What needs to be done
Lines from the start of the data through the line containing "Answer: -251" must be given again exactly. Leave the others out.

**** Source records

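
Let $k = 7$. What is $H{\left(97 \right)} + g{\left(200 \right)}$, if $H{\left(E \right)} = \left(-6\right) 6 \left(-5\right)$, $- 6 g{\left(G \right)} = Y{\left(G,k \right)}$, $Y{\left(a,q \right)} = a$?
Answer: $\frac{440}{3} \approx 146.67$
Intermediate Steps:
$g{\left(G \right)} = - \frac{G}{6}$
$H{\left(E \right)} = 180$ ($H{\left(E \right)} = \left(-36\right) \left(-5\right) = 180$)
$H{\left(97 \right)} + g{\left(200 \right)} = 180 - \frac{100}{3} = \frac{440}{3}$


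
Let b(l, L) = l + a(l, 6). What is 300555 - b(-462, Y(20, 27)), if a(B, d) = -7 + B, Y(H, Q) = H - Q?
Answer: 301486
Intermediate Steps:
b(l, L) = -7 + 2*l (b(l, L) = l + (-7 + l) = -7 + 2*l)
300555 - b(-462, Y(20, 27)) = 300555 - (-7 + 2*(-462)) = 300555 - (-7 - 924) = 300555 - 1*(-931) = 300555 + 931 = 301486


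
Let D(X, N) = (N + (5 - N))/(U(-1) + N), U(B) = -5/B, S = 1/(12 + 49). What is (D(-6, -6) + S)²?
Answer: 92416/3721 ≈ 24.836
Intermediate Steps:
S = 1/61 ≈ 0.016393
D(X, N) = 5/(5 + N) (D(X, N) = (N + (5 - N))/(-5/(-1) + N) = 5/(-5*(-1) + N) = 5/(5 + N))
(D(-6, -6) + S)² = (5/(5 - 6) + 1/61)² = (5/(-1) + 1/61)² = (5*(-1) + 1/61)² = (-5 + 1/61)² = (-304/61)² = 92416/3721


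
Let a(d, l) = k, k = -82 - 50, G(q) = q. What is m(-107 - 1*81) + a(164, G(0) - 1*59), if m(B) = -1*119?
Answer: -251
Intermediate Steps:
k = -132
a(d, l) = -132
m(B) = -119
m(-107 - 1*81) + a(164, G(0) - 1*59) = -119 - 132 = -251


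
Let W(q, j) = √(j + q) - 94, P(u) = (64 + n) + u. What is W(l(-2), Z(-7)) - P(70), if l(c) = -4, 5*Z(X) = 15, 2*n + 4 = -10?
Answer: -221 + I ≈ -221.0 + 1.0*I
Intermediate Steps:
n = -7 (n = -2 + (½)*(-10) = -2 - 5 = -7)
Z(X) = 3 (Z(X) = (⅕)*15 = 3)
P(u) = 57 + u (P(u) = (64 - 7) + u = 57 + u)
W(q, j) = -94 + √(j + q)
W(l(-2), Z(-7)) - P(70) = (-94 + √(3 - 4)) - (57 + 70) = (-94 + √(-1)) - 1*127 = (-94 + I) - 127 = -221 + I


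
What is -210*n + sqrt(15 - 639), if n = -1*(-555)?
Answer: -116550 + 4*I*sqrt(39) ≈ -1.1655e+5 + 24.98*I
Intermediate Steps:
n = 555
-210*n + sqrt(15 - 639) = -210*555 + sqrt(15 - 639) = -116550 + sqrt(-624) = -116550 + 4*I*sqrt(39)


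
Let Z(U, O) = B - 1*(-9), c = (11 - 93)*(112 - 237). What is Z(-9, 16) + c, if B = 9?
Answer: 10268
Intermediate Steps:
c = 10250 (c = -82*(-125) = 10250)
Z(U, O) = 18 (Z(U, O) = 9 - 1*(-9) = 9 + 9 = 18)
Z(-9, 16) + c = 18 + 10250 = 10268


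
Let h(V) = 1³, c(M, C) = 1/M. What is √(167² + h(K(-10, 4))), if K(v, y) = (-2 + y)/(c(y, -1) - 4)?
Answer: √27890 ≈ 167.00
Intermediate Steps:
K(v, y) = (-2 + y)/(-4 + 1/y) (K(v, y) = (-2 + y)/(1/y - 4) = (-2 + y)/(-4 + 1/y))
h(V) = 1
√(167² + h(K(-10, 4))) = √(167² + 1) = √(27889 + 1) = √27890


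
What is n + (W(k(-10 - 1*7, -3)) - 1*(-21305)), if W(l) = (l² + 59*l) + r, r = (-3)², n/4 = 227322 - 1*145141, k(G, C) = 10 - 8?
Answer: 350160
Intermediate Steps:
k(G, C) = 2
n = 328724 (n = 4*(227322 - 1*145141) = 4*(227322 - 145141) = 4*82181 = 328724)
r = 9
W(l) = 9 + l² + 59*l (W(l) = (l² + 59*l) + 9 = 9 + l² + 59*l)
n + (W(k(-10 - 1*7, -3)) - 1*(-21305)) = 328724 + ((9 + 2² + 59*2) - 1*(-21305)) = 328724 + ((9 + 4 + 118) + 21305) = 328724 + (131 + 21305) = 328724 + 21436 = 350160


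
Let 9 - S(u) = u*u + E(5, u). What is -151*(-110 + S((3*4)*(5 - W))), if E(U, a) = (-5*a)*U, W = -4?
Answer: 1368815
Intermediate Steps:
E(U, a) = -5*U*a
S(u) = 9 - u² + 25*u (S(u) = 9 - (u*u - 5*5*u) = 9 - (u² - 25*u) = 9 + (-u² + 25*u) = 9 - u² + 25*u)
-151*(-110 + S((3*4)*(5 - W))) = -151*(-110 + (9 - ((3*4)*(5 - 1*(-4)))² + 25*((3*4)*(5 - 1*(-4))))) = -151*(-110 + (9 - (12*(5 + 4))² + 25*(12*(5 + 4)))) = -151*(-110 + (9 - (12*9)² + 25*(12*9))) = -151*(-110 + (9 - 1*108² + 25*108)) = -151*(-110 + (9 - 1*11664 + 2700)) = -151*(-110 + (9 - 11664 + 2700)) = -151*(-110 - 8955) = -151*(-9065) = 1368815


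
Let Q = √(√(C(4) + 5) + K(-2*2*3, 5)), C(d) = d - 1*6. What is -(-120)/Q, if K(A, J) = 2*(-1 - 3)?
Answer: -120*I/√(8 - √3) ≈ -47.931*I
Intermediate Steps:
C(d) = -6 + d (C(d) = d - 6 = -6 + d)
K(A, J) = -8 (K(A, J) = 2*(-4) = -8)
Q = √(-8 + √3) (Q = √(√((-6 + 4) + 5) - 8) = √(√(-2 + 5) - 8) = √(√3 - 8) = √(-8 + √3) ≈ 2.5036*I)
-(-120)/Q = -(-120)/(√(-8 + √3)) = -(-120)/√(-8 + √3) = 120/√(-8 + √3)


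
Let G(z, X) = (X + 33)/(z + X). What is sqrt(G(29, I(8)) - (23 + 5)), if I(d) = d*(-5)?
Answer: I*sqrt(3311)/11 ≈ 5.231*I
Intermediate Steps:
I(d) = -5*d
G(z, X) = (33 + X)/(X + z)
sqrt(G(29, I(8)) - (23 + 5)) = sqrt((33 - 5*8)/(-5*8 + 29) - (23 + 5)) = sqrt((33 - 40)/(-40 + 29) - 1*28) = sqrt(-7/(-11) - 28) = sqrt(-1/11*(-7) - 28) = sqrt(7/11 - 28) = sqrt(-301/11) = I*sqrt(3311)/11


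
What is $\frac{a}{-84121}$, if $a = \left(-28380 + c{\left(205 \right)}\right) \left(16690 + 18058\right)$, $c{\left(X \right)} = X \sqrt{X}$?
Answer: $\frac{986148240}{84121} - \frac{7123340 \sqrt{205}}{84121} \approx 10511.0$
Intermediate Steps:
$c{\left(X \right)} = X^{\frac{3}{2}}$
$a = -986148240 + 7123340 \sqrt{205}$ ($a = \left(-28380 + 205^{\frac{3}{2}}\right) \left(16690 + 18058\right) = \left(-28380 + 205 \sqrt{205}\right) 34748 = -986148240 + 7123340 \sqrt{205} \approx -8.8416 \cdot 10^{8}$)
$\frac{a}{-84121} = \frac{-986148240 + 7123340 \sqrt{205}}{-84121} = \left(-986148240 + 7123340 \sqrt{205}\right) \left(- \frac{1}{84121}\right) = \frac{986148240}{84121} - \frac{7123340 \sqrt{205}}{84121}$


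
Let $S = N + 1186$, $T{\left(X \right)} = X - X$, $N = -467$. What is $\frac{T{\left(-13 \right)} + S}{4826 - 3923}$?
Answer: $\frac{719}{903} \approx 0.79624$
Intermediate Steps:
$T{\left(X \right)} = 0$
$S = 719$ ($S = -467 + 1186 = 719$)
$\frac{T{\left(-13 \right)} + S}{4826 - 3923} = \frac{0 + 719}{4826 - 3923} = \frac{719}{903}$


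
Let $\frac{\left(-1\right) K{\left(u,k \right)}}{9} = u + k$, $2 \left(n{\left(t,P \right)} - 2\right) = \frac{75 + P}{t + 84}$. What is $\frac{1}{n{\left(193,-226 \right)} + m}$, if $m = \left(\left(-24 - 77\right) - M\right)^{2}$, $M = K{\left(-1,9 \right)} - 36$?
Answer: $\frac{554}{28103} \approx 0.019713$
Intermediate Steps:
$n{\left(t,P \right)} = 2 + \frac{75 + P}{2 \left(84 + t\right)}$ ($n{\left(t,P \right)} = 2 + \frac{\left(75 + P\right) \frac{1}{t + 84}}{2} = 2 + \frac{\left(75 + P\right) \frac{1}{84 + t}}{2} = 2 + \frac{\frac{1}{84 + t} \left(75 + P\right)}{2} = 2 + \frac{75 + P}{2 \left(84 + t\right)}$)
$K{\left(u,k \right)} = - 9 k - 9 u$ ($K{\left(u,k \right)} = - 9 \left(u + k\right) = - 9 \left(k + u\right) = - 9 k - 9 u$)
$M = -108$ ($M = \left(\left(-9\right) 9 - -9\right) - 36 = \left(-81 + 9\right) - 36 = -72 - 36 = -108$)
$m = 49$ ($m = \left(\left(-24 - 77\right) - -108\right)^{2} = \left(\left(-24 - 77\right) + 108\right)^{2} = \left(-101 + 108\right)^{2} = 7^{2} = 49$)
$\frac{1}{n{\left(193,-226 \right)} + m} = \frac{1}{\frac{411 - 226 + 4 \cdot 193}{2 \left(84 + 193\right)} + 49} = \frac{1}{\frac{411 - 226 + 772}{2 \cdot 277} + 49} = \frac{1}{\frac{1}{2} \cdot \frac{1}{277} \cdot 957 + 49} = \frac{1}{\frac{957}{554} + 49} = \frac{1}{\frac{28103}{554}} = \frac{554}{28103}$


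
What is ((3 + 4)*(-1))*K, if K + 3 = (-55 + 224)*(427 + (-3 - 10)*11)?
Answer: -335951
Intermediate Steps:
K = 47993 (K = -3 + (-55 + 224)*(427 + (-3 - 10)*11) = -3 + 169*(427 - 13*11) = -3 + 169*(427 - 143) = -3 + 169*284 = -3 + 47996 = 47993)
((3 + 4)*(-1))*K = ((3 + 4)*(-1))*47993 = (7*(-1))*47993 = -7*47993 = -335951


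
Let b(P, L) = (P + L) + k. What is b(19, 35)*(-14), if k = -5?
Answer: -686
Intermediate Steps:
b(P, L) = -5 + L + P (b(P, L) = (P + L) - 5 = (L + P) - 5 = -5 + L + P)
b(19, 35)*(-14) = (-5 + 35 + 19)*(-14) = 49*(-14) = -686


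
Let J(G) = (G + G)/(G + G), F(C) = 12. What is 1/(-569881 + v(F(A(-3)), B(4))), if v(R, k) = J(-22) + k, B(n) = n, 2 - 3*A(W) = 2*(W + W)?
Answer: -1/569876 ≈ -1.7548e-6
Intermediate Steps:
A(W) = 2/3 - 4*W/3 (A(W) = 2/3 - 2*(W + W)/3 = 2/3 - 2*2*W/3 = 2/3 - 4*W/3)
J(G) = 1 (J(G) = (2*G)/((2*G)) = (2*G)*(1/(2*G)) = 1)
v(R, k) = 1 + k
1/(-569881 + v(F(A(-3)), B(4))) = 1/(-569881 + (1 + 4)) = 1/(-569881 + 5) = 1/(-569876) = -1/569876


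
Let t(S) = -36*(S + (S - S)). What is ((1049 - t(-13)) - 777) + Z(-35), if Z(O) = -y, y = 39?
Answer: -235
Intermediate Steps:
t(S) = -36*S (t(S) = -36*(S + 0) = -36*S)
Z(O) = -39 (Z(O) = -1*39 = -39)
((1049 - t(-13)) - 777) + Z(-35) = ((1049 - (-36)*(-13)) - 777) - 39 = ((1049 - 1*468) - 777) - 39 = ((1049 - 468) - 777) - 39 = (581 - 777) - 39 = -196 - 39 = -235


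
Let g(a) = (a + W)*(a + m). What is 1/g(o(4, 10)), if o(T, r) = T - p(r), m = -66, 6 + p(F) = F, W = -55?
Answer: 1/3630 ≈ 0.00027548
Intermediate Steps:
p(F) = -6 + F
o(T, r) = 6 + T - r (o(T, r) = T - (-6 + r) = T + (6 - r) = 6 + T - r)
g(a) = (-66 + a)*(-55 + a) (g(a) = (a - 55)*(a - 66) = (-55 + a)*(-66 + a) = (-66 + a)*(-55 + a))
1/g(o(4, 10)) = 1/(3630 + (6 + 4 - 1*10)² - 121*(6 + 4 - 1*10)) = 1/(3630 + (6 + 4 - 10)² - 121*(6 + 4 - 10)) = 1/(3630 + 0² - 121*0) = 1/(3630 + 0 + 0) = 1/3630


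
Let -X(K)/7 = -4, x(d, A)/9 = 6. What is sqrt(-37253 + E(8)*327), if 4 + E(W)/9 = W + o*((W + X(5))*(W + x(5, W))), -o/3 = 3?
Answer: I*sqrt(59144465) ≈ 7690.5*I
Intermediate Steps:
x(d, A) = 54 (x(d, A) = 9*6 = 54)
o = -9 (o = -3*3 = -9)
X(K) = 28 (X(K) = -7*(-4) = 28)
E(W) = -36 + 9*W - 81*(28 + W)*(54 + W) (E(W) = -36 + 9*(W - 9*(W + 28)*(W + 54)) = -36 + 9*(W - 9*(28 + W)*(54 + W)) = -36 + (9*W - 81*(28 + W)*(54 + W)) = -36 + 9*W - 81*(28 + W)*(54 + W))
sqrt(-37253 + E(8)*327) = sqrt(-37253 + (-122508 - 6633*8 - 81*8**2)*327) = sqrt(-37253 + (-122508 - 53064 - 81*64)*327) = sqrt(-37253 + (-122508 - 53064 - 5184)*327) = sqrt(-37253 - 180756*327) = sqrt(-37253 - 59107212) = sqrt(-59144465) = I*sqrt(59144465)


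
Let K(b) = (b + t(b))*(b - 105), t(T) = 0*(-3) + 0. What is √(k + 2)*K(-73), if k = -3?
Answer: 12994*I ≈ 12994.0*I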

********

Output of the task
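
Let $k = 7$. What is $H{\left(97 \right)} + g{\left(200 \right)}$, if $H{\left(E \right)} = \left(-6\right) 6 \left(-5\right)$, $- 6 g{\left(G \right)} = Y{\left(G,k \right)}$, $Y{\left(a,q \right)} = a$?
Answer: $\frac{440}{3} \approx 146.67$
Intermediate Steps:
$g{\left(G \right)} = - \frac{G}{6}$
$H{\left(E \right)} = 180$ ($H{\left(E \right)} = \left(-36\right) \left(-5\right) = 180$)
$H{\left(97 \right)} + g{\left(200 \right)} = 180 - \frac{100}{3} = \frac{440}{3}$


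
Let b(l, L) = l + a(l, 6). What is 300555 - b(-462, Y(20, 27)), if a(B, d) = -7 + B, Y(H, Q) = H - Q?
Answer: 301486
Intermediate Steps:
b(l, L) = -7 + 2*l (b(l, L) = l + (-7 + l) = -7 + 2*l)
300555 - b(-462, Y(20, 27)) = 300555 - (-7 + 2*(-462)) = 300555 - (-7 - 924) = 300555 - 1*(-931) = 300555 + 931 = 301486


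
Let D(X, N) = (N + (5 - N))/(U(-1) + N), U(B) = -5/B, S = 1/(12 + 49). What is (D(-6, -6) + S)²?
Answer: 92416/3721 ≈ 24.836
Intermediate Steps:
S = 1/61 ≈ 0.016393
D(X, N) = 5/(5 + N) (D(X, N) = (N + (5 - N))/(-5/(-1) + N) = 5/(-5*(-1) + N) = 5/(5 + N))
(D(-6, -6) + S)² = (5/(5 - 6) + 1/61)² = (5/(-1) + 1/61)² = (5*(-1) + 1/61)² = (-5 + 1/61)² = (-304/61)² = 92416/3721


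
Let a(d, l) = k, k = -82 - 50, G(q) = q. What is m(-107 - 1*81) + a(164, G(0) - 1*59), if m(B) = -1*119?
Answer: -251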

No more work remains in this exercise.